Every line of the data that includes "takes" should be copied out.

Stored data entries
•••

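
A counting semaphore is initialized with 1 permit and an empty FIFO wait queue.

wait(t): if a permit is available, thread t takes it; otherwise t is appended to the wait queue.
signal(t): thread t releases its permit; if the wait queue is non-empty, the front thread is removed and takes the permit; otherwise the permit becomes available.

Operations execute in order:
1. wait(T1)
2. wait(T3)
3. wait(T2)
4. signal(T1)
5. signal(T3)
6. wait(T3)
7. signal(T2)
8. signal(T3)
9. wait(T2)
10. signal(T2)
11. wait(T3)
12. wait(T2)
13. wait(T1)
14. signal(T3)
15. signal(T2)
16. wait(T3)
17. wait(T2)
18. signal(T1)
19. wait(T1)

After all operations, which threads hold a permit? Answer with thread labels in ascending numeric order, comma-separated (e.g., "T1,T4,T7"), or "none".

Answer: T3

Derivation:
Step 1: wait(T1) -> count=0 queue=[] holders={T1}
Step 2: wait(T3) -> count=0 queue=[T3] holders={T1}
Step 3: wait(T2) -> count=0 queue=[T3,T2] holders={T1}
Step 4: signal(T1) -> count=0 queue=[T2] holders={T3}
Step 5: signal(T3) -> count=0 queue=[] holders={T2}
Step 6: wait(T3) -> count=0 queue=[T3] holders={T2}
Step 7: signal(T2) -> count=0 queue=[] holders={T3}
Step 8: signal(T3) -> count=1 queue=[] holders={none}
Step 9: wait(T2) -> count=0 queue=[] holders={T2}
Step 10: signal(T2) -> count=1 queue=[] holders={none}
Step 11: wait(T3) -> count=0 queue=[] holders={T3}
Step 12: wait(T2) -> count=0 queue=[T2] holders={T3}
Step 13: wait(T1) -> count=0 queue=[T2,T1] holders={T3}
Step 14: signal(T3) -> count=0 queue=[T1] holders={T2}
Step 15: signal(T2) -> count=0 queue=[] holders={T1}
Step 16: wait(T3) -> count=0 queue=[T3] holders={T1}
Step 17: wait(T2) -> count=0 queue=[T3,T2] holders={T1}
Step 18: signal(T1) -> count=0 queue=[T2] holders={T3}
Step 19: wait(T1) -> count=0 queue=[T2,T1] holders={T3}
Final holders: T3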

•••

### SOLUTION FOR THIS EXERCISE
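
wait(t): if a permit is available, thread t takes it; otherwise t is appended to the wait queue.
signal(t): thread t releases its permit; if the wait queue is non-empty, the front thread is removed and takes the permit; otherwise the permit becomes available.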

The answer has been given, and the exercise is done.